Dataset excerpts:
────────────────────
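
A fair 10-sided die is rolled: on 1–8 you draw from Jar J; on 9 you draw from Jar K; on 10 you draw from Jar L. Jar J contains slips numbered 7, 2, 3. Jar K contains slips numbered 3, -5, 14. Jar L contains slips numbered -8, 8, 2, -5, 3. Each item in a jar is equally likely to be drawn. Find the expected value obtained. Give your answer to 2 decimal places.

3.60

E[X | Jar J] = (7 + 2 + 3)/3 = 4
E[X | Jar K] = (3 − 5 + 14)/3 = 4
E[X | Jar L] = (-8 + 8 + 2 − 5 + 3)/5 = 0
E[X] = (4/5)·4 + (1/10)·4 + (1/10)·0 = 18/5 ≈ 3.60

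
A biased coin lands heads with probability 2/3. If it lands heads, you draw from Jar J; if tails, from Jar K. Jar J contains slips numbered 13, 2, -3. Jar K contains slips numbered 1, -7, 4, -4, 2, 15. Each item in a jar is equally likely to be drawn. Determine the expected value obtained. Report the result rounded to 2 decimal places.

E[X | Jar J] = (13 + 2 − 3)/3 = 4
E[X | Jar K] = (1 − 7 + 4 − 4 + 2 + 15)/6 = 11/6
E[X] = (2/3)·4 + (1/3)·11/6 = 59/18 ≈ 3.28

3.28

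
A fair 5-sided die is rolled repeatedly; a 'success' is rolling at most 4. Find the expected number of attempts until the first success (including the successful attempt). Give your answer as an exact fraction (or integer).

5/4

For a geometric distribution, E[trials] = 1/p = 1/(4/5) = 5/4.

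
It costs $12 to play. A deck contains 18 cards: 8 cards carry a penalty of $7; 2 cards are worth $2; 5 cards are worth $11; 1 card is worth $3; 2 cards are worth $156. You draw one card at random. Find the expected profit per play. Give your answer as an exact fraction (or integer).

E[payout] = (8/18)·(-7) + (2/18)·2 + (5/18)·11 + (1/18)·3 + (2/18)·156 = 53/3
Expected profit = 53/3 − 12 = 17/3

17/3 dollars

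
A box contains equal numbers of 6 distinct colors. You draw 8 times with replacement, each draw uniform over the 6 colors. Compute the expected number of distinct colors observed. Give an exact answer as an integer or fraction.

1288991/279936

Let Xⱼ=1 if type j appears at least once. P(Xⱼ=1) = 1 − ((6−1)/6)^8 = 1288991/1679616.
E[#distinct] = 6·1288991/1679616 = 1288991/279936.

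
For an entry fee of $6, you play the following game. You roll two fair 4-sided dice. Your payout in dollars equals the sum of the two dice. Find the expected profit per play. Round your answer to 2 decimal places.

-$1.00

Distribution of the sum of the two dice: 2 w.p. 1/16, 3 w.p. 1/8, 4 w.p. 3/16, 5 w.p. 1/4, 6 w.p. 3/16, 7 w.p. 1/8, …
E[payout] = (1/16)·2 + (1/8)·3 + (3/16)·4 + (1/4)·5 + (3/16)·6 + (1/8)·7 + (1/16)·8 = 5
Expected profit = 5 − 6 = -1 ≈ -$1.00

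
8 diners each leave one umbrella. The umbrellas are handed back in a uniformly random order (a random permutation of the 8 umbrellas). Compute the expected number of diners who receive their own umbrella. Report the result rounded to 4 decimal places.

Let Xᵢ = 1 if person i gets their own umbrella. For each i, P(Xᵢ=1) = 1/8.
By linearity of expectation, E[X₁+…+X_8] = 8·(1/8) = 1.
≈ 1.0000

1.0000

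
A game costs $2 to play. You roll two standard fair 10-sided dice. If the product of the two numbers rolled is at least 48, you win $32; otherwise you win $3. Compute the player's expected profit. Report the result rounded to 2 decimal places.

$7.96

E[payout] = (19/25)·3 + (6/25)·32 = 249/25
Expected profit = 249/25 − 2 = 199/25 ≈ $7.96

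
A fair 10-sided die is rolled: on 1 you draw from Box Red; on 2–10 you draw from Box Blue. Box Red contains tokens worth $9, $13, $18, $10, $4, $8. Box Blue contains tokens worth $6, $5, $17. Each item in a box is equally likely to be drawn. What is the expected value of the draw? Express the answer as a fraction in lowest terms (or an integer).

283/30 dollars

E[X | Box Red] = (9 + 13 + 18 + 10 + 4 + 8)/6 = 31/3
E[X | Box Blue] = (6 + 5 + 17)/3 = 28/3
E[X] = (1/10)·31/3 + (9/10)·28/3 = 283/30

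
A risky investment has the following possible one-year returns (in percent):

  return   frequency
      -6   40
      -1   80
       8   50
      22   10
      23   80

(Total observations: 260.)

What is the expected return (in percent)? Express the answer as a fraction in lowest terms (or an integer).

107/13

Total = 260, so P(return=-6) = 40/260, etc.
E[X] = (2/13)·(-6) + (4/13)·(-1) + (5/26)·8 + (1/26)·22 + (4/13)·23
     = 107/13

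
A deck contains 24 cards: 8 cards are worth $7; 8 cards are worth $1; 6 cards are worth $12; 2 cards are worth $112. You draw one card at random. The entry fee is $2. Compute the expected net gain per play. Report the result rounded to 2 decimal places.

$13.00

E[payout] = (8/24)·7 + (8/24)·1 + (6/24)·12 + (2/24)·112 = 15
Expected profit = 15 − 2 = 13 ≈ $13.00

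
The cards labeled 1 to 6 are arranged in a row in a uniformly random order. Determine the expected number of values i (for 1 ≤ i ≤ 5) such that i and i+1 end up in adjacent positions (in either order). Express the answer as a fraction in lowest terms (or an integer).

5/3

For each i ∈ {1,…,5}, let Xᵢ = 1 if i and i+1 are adjacent. P(Xᵢ=1) = 2·(6−1)!/6! = 2/6.
By linearity, E[ΣXᵢ] = (5)·(2/6) = 5/3.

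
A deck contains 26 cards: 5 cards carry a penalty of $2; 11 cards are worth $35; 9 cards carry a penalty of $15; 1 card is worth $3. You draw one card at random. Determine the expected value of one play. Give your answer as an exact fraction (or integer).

E[payout] = (5/26)·(-2) + (11/26)·35 + (9/26)·(-15) + (1/26)·3 = 243/26

243/26 dollars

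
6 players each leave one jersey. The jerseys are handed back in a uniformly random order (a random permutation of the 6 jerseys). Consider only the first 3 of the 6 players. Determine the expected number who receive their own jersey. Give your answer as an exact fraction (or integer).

1/2

Let Xᵢ = 1 if person i gets their own jersey. For each i, P(Xᵢ=1) = 1/6.
By linearity of expectation, E[X₁+…+X_3] = 3·(1/6) = 1/2.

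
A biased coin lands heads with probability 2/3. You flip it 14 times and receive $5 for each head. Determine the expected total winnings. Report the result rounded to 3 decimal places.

$46.667

E[#heads] = 14·2/3 = 28/3 (linearity over flips).
E[winnings] = 5·28/3 = 140/3.
≈ 46.667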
────────────────────
> [Aim of the task]: What you hand back must match the records above exactly.

> [Written response]:
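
A fair 10-sided die is rolled: on 1–8 you draw from Jar J; on 9 you draw from Jar K; on 10 you draw from Jar L. Jar J contains slips numbered 7, 2, 3. Jar K contains slips numbered 3, -5, 14. Jar L contains slips numbered -8, 8, 2, -5, 3. Each item in a jar is equally likely to be drawn. Find the expected value obtained. Give your answer to 2 decimal places.

3.60

E[X | Jar J] = (7 + 2 + 3)/3 = 4
E[X | Jar K] = (3 − 5 + 14)/3 = 4
E[X | Jar L] = (-8 + 8 + 2 − 5 + 3)/5 = 0
E[X] = (4/5)·4 + (1/10)·4 + (1/10)·0 = 18/5 ≈ 3.60

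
A biased coin lands heads with probability 2/3. If it lands heads, you draw from Jar J; if tails, from Jar K. Jar J contains slips numbered 13, 2, -3. Jar K contains slips numbered 1, -7, 4, -4, 2, 15. Each item in a jar is equally likely to be drawn. Determine the expected value obtained. Report the result rounded to 2 decimal places.

E[X | Jar J] = (13 + 2 − 3)/3 = 4
E[X | Jar K] = (1 − 7 + 4 − 4 + 2 + 15)/6 = 11/6
E[X] = (2/3)·4 + (1/3)·11/6 = 59/18 ≈ 3.28

3.28

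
A fair 5-sided die is rolled repeatedly; a 'success' is rolling at most 4. Find the expected number of attempts until the first success (including the successful attempt). Give your answer as an exact fraction (or integer).

5/4

For a geometric distribution, E[trials] = 1/p = 1/(4/5) = 5/4.

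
It costs $12 to play. A deck contains 18 cards: 8 cards carry a penalty of $7; 2 cards are worth $2; 5 cards are worth $11; 1 card is worth $3; 2 cards are worth $156. You draw one card at random. Find the expected profit per play. Give your answer as an exact fraction (or integer).

E[payout] = (8/18)·(-7) + (2/18)·2 + (5/18)·11 + (1/18)·3 + (2/18)·156 = 53/3
Expected profit = 53/3 − 12 = 17/3

17/3 dollars

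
A box contains equal numbers of 6 distinct colors. You draw 8 times with replacement, each draw uniform over the 6 colors. Compute the expected number of distinct colors observed. Give an exact answer as an integer or fraction.

1288991/279936

Let Xⱼ=1 if type j appears at least once. P(Xⱼ=1) = 1 − ((6−1)/6)^8 = 1288991/1679616.
E[#distinct] = 6·1288991/1679616 = 1288991/279936.

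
For an entry fee of $6, you play the following game. You roll two fair 4-sided dice. Your payout in dollars equals the sum of the two dice. Find the expected profit per play. Round your answer to 2 decimal places.

-$1.00

Distribution of the sum of the two dice: 2 w.p. 1/16, 3 w.p. 1/8, 4 w.p. 3/16, 5 w.p. 1/4, 6 w.p. 3/16, 7 w.p. 1/8, …
E[payout] = (1/16)·2 + (1/8)·3 + (3/16)·4 + (1/4)·5 + (3/16)·6 + (1/8)·7 + (1/16)·8 = 5
Expected profit = 5 − 6 = -1 ≈ -$1.00

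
8 diners each leave one umbrella. The umbrellas are handed back in a uniformly random order (a random permutation of the 8 umbrellas). Compute the expected number of diners who receive their own umbrella. Report the result rounded to 4 decimal places.

Let Xᵢ = 1 if person i gets their own umbrella. For each i, P(Xᵢ=1) = 1/8.
By linearity of expectation, E[X₁+…+X_8] = 8·(1/8) = 1.
≈ 1.0000

1.0000

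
A game costs $2 to play. You roll two standard fair 10-sided dice. If the product of the two numbers rolled is at least 48, you win $32; otherwise you win $3. Compute the player's expected profit. Report the result rounded to 2 decimal places.

$7.96

E[payout] = (19/25)·3 + (6/25)·32 = 249/25
Expected profit = 249/25 − 2 = 199/25 ≈ $7.96

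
A fair 10-sided die is rolled: on 1 you draw from Box Red; on 2–10 you draw from Box Blue. Box Red contains tokens worth $9, $13, $18, $10, $4, $8. Box Blue contains tokens worth $6, $5, $17. Each item in a box is equally likely to be drawn. What is the expected value of the draw? Express the answer as a fraction in lowest terms (or an integer).

283/30 dollars

E[X | Box Red] = (9 + 13 + 18 + 10 + 4 + 8)/6 = 31/3
E[X | Box Blue] = (6 + 5 + 17)/3 = 28/3
E[X] = (1/10)·31/3 + (9/10)·28/3 = 283/30

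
A risky investment has the following possible one-year returns (in percent):

  return   frequency
      -6   40
      -1   80
       8   50
      22   10
      23   80

(Total observations: 260.)

What is the expected return (in percent)? Express the answer as a fraction in lowest terms (or an integer).

107/13

Total = 260, so P(return=-6) = 40/260, etc.
E[X] = (2/13)·(-6) + (4/13)·(-1) + (5/26)·8 + (1/26)·22 + (4/13)·23
     = 107/13

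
A deck contains 24 cards: 8 cards are worth $7; 8 cards are worth $1; 6 cards are worth $12; 2 cards are worth $112. You draw one card at random. The entry fee is $2. Compute the expected net gain per play. Report the result rounded to 2 decimal places.

$13.00

E[payout] = (8/24)·7 + (8/24)·1 + (6/24)·12 + (2/24)·112 = 15
Expected profit = 15 − 2 = 13 ≈ $13.00

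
The cards labeled 1 to 6 are arranged in a row in a uniformly random order. Determine the expected number of values i (for 1 ≤ i ≤ 5) such that i and i+1 end up in adjacent positions (in either order). Express the answer as a fraction in lowest terms (or an integer).

5/3

For each i ∈ {1,…,5}, let Xᵢ = 1 if i and i+1 are adjacent. P(Xᵢ=1) = 2·(6−1)!/6! = 2/6.
By linearity, E[ΣXᵢ] = (5)·(2/6) = 5/3.

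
A deck contains 26 cards: 5 cards carry a penalty of $2; 11 cards are worth $35; 9 cards carry a penalty of $15; 1 card is worth $3. You draw one card at random. Determine the expected value of one play. Give your answer as an exact fraction (or integer).

E[payout] = (5/26)·(-2) + (11/26)·35 + (9/26)·(-15) + (1/26)·3 = 243/26

243/26 dollars

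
6 players each leave one jersey. The jerseys are handed back in a uniformly random order (a random permutation of the 6 jerseys). Consider only the first 3 of the 6 players. Determine the expected number who receive their own jersey. Give your answer as an exact fraction (or integer).

1/2

Let Xᵢ = 1 if person i gets their own jersey. For each i, P(Xᵢ=1) = 1/6.
By linearity of expectation, E[X₁+…+X_3] = 3·(1/6) = 1/2.

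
A biased coin lands heads with probability 2/3. You flip it 14 times and receive $5 for each head. Determine the expected total winnings. Report the result rounded to 3 decimal places.

$46.667

E[#heads] = 14·2/3 = 28/3 (linearity over flips).
E[winnings] = 5·28/3 = 140/3.
≈ 46.667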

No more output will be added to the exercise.